§ EXERCISE
In the records that follow, find each line with the word "element" and copy it.

§ DATA FOR THIS EXERCISE
------------------------------

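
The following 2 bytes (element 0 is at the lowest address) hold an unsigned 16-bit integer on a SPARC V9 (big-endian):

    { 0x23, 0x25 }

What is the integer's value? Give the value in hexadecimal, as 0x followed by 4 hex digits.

0x2325

Big-endian: lowest address holds the most-significant byte.
The bytes are already most-significant first: 0x2325.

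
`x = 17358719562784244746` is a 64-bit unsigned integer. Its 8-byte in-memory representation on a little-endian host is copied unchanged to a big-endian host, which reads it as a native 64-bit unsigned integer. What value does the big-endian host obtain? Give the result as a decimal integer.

721809383994943216

17358719562784244746 in 64-bit hexadecimal is 0xF0E68F78CF61040A.
Stored little-endian, the bytes at ascending addresses are 0A 04 61 CF 78 8F E6 F0.
Read back as big-endian, the last byte is least significant, giving 0x0A0461CF788FE6F0.
0x0A0461CF788FE6F0 = 721809383994943216.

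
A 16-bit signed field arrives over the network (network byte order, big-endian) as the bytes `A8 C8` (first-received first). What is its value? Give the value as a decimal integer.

Big-endian: lowest address holds the most-significant byte.
The bytes are already most-significant first: 0xA8C8.
Top bit is set, so as a signed 16-bit value this is 0xA8C8 − 2^16 = -22328.

-22328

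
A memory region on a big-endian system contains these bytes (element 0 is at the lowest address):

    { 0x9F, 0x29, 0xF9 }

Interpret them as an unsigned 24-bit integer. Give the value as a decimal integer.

In big-endian order the high byte comes first in memory.
The bytes are already most-significant first: 0x9F29F9.
0x9F29F9 = 10430969.

10430969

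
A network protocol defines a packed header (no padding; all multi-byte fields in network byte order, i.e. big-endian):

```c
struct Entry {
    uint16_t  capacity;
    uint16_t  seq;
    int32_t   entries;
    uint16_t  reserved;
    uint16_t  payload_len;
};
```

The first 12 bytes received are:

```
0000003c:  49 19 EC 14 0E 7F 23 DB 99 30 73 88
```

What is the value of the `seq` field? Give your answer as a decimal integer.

`seq` follows `capacity` (2 bytes), so it starts at byte offset 2 and occupies 2 bytes.
Bytes at offsets 2..3: EC 14.
Big-endian: lowest address holds the most-significant byte.
The bytes are already most-significant first: 0xEC14.
0xEC14 = 60436.

60436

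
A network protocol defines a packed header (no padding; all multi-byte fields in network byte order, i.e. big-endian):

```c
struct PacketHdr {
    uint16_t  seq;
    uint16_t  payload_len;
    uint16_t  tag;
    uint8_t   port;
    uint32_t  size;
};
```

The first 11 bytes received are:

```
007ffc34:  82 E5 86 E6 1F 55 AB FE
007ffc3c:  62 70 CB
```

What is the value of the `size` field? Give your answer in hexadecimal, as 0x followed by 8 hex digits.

0xFE6270CB

`size` follows `seq` (2 B), `payload_len` (2 B), `tag` (2 B), `port` (1 B), so it starts at offset 2 + 2 + 2 + 1 = 7 and occupies 4 bytes.
Bytes at offsets 7..10: FE 62 70 CB.
Big-endian: lowest address holds the most-significant byte.
The bytes are already most-significant first: 0xFE6270CB.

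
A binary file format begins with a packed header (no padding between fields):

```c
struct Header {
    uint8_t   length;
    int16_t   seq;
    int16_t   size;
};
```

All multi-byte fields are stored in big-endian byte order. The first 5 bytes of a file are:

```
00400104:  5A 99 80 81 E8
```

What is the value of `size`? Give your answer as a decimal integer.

`size` follows `length` (1 B), `seq` (2 B), so it starts at offset 1 + 2 = 3 and occupies 2 bytes.
Bytes at offsets 3..4: 81 E8.
Big-endian: lowest address holds the most-significant byte.
The bytes are already most-significant first: 0x81E8.
Top bit is set, so as a signed 16-bit value this is 0x81E8 − 2^16 = -32280.

-32280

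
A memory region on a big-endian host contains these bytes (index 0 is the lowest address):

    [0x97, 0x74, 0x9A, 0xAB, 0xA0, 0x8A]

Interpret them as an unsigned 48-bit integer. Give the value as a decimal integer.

166527066939530

In big-endian order the high byte comes first in memory.
The bytes are already most-significant first: 0x97749AABA08A.
0x97749AABA08A = 166527066939530.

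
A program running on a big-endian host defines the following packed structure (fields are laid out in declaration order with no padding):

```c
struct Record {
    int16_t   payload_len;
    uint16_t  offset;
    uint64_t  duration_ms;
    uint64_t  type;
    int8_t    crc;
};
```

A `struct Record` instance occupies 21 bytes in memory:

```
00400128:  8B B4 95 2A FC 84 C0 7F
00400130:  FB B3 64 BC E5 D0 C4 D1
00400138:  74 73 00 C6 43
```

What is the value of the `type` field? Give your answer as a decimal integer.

`type` follows `payload_len` (2 B), `offset` (2 B), `duration_ms` (8 B), so it starts at offset 2 + 2 + 8 = 12 and occupies 8 bytes.
Bytes at offsets 12..19: E5 D0 C4 D1 74 73 00 C6.
Big-endian: lowest address holds the most-significant byte.
The bytes are already most-significant first: 0xE5D0C4D1747300C6.
0xE5D0C4D1747300C6 = 16559952233722216646.

16559952233722216646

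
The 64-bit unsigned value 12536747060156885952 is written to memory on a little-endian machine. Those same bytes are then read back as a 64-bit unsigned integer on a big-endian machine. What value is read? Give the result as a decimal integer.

12536747060156885952 in 64-bit hexadecimal is 0xADFB79075792EBC0.
Stored little-endian, the bytes at ascending addresses are C0 EB 92 57 07 79 FB AD.
Read back as big-endian, the last byte is least significant, giving 0xC0EB92570779FBAD.
0xC0EB92570779FBAD = 13901365577294412717.

13901365577294412717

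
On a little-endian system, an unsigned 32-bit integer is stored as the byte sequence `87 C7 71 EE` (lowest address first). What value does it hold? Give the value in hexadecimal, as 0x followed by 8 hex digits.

0xEE71C787

Little-endian stores the least-significant byte at the lowest address.
Reassemble most-significant byte first: EE 71 C7 87 → 0xEE71C787.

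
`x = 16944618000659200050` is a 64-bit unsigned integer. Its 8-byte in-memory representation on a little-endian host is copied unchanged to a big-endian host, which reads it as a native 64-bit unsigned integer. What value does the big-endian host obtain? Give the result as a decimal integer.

16944618000659200050 in 64-bit hexadecimal is 0xEB27604B8FFB3832.
Stored little-endian, the bytes at ascending addresses are 32 38 FB 8F 4B 60 27 EB.
Read back as big-endian, the last byte is least significant, giving 0x3238FB8F4B6027EB.
0x3238FB8F4B6027EB = 3618918893455681515.

3618918893455681515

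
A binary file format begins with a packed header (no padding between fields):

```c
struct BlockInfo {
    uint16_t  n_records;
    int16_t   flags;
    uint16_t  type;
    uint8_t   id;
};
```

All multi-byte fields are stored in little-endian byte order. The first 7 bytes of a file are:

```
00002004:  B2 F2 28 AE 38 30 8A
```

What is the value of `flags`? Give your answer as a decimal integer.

-20952

`flags` follows `n_records` (2 bytes), so it starts at byte offset 2 and occupies 2 bytes.
Bytes at offsets 2..3: 28 AE.
Little-endian stores the least-significant byte at the lowest address.
Reassemble most-significant byte first: AE 28 → 0xAE28.
Top bit is set, so as a signed 16-bit value this is 0xAE28 − 2^16 = -20952.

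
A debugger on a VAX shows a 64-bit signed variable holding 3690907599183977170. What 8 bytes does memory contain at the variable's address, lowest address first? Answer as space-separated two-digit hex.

D2 9A 26 FC E7 BC 38 33

3690907599183977170 in hexadecimal, padded to 64 bits, is 0x3338BCE7FC269AD2.
Split into bytes (most-significant first): 33 38 BC E7 FC 26 9A D2.
In little-endian order the low byte comes first in memory.
So at ascending addresses the bytes are D2 9A 26 FC E7 BC 38 33.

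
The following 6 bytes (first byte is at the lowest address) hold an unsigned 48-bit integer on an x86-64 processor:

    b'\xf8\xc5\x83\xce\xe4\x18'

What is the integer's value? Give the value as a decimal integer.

Little-endian stores the least-significant byte at the lowest address.
Reassemble most-significant byte first: 18 E4 CE 83 C5 F8 → 0x18E4CE83C5F8.
0x18E4CE83C5F8 = 27370996352504.

27370996352504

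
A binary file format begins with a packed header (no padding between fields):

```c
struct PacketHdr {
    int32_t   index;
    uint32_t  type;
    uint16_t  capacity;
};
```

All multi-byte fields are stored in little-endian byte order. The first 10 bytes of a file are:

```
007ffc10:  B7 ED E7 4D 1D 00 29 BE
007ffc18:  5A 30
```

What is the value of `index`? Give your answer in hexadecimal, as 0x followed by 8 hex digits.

`index` is the first field, at byte offset 0, occupying 4 bytes.
Bytes at offsets 0..3: B7 ED E7 4D.
Little-endian stores the least-significant byte at the lowest address.
Reassemble most-significant byte first: 4D E7 ED B7 → 0x4DE7EDB7.

0x4DE7EDB7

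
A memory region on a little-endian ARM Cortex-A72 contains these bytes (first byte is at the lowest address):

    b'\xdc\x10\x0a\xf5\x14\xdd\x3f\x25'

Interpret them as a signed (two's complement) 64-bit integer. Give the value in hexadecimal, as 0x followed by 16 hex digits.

0x253FDD14F50A10DC

In little-endian order the low byte comes first in memory.
Reassemble most-significant byte first: 25 3F DD 14 F5 0A 10 DC → 0x253FDD14F50A10DC.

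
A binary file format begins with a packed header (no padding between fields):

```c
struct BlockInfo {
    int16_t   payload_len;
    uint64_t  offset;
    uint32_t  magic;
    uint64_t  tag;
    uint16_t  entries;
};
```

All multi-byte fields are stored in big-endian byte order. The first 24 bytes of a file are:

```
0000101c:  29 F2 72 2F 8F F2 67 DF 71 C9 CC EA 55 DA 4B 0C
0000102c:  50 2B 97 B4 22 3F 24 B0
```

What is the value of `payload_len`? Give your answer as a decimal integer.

10738

`payload_len` is the first field, at byte offset 0, occupying 2 bytes.
Bytes at offsets 0..1: 29 F2.
Big-endian stores the most-significant byte at the lowest address.
The bytes are already most-significant first: 0x29F2.
0x29F2 = 10738.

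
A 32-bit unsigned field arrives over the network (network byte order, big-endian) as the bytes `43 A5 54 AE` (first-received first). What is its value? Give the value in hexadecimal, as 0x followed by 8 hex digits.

Big-endian: lowest address holds the most-significant byte.
The bytes are already most-significant first: 0x43A554AE.

0x43A554AE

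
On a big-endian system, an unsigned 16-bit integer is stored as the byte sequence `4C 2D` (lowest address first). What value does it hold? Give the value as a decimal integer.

19501

In big-endian order the high byte comes first in memory.
The bytes are already most-significant first: 0x4C2D.
0x4C2D = 19501.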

------------------------------

§ ANSWER
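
The following 2 bytes (element 0 is at the lowest address) hold an unsigned 16-bit integer on a SPARC V9 (big-endian):
A memory region on a big-endian system contains these bytes (element 0 is at the lowest address):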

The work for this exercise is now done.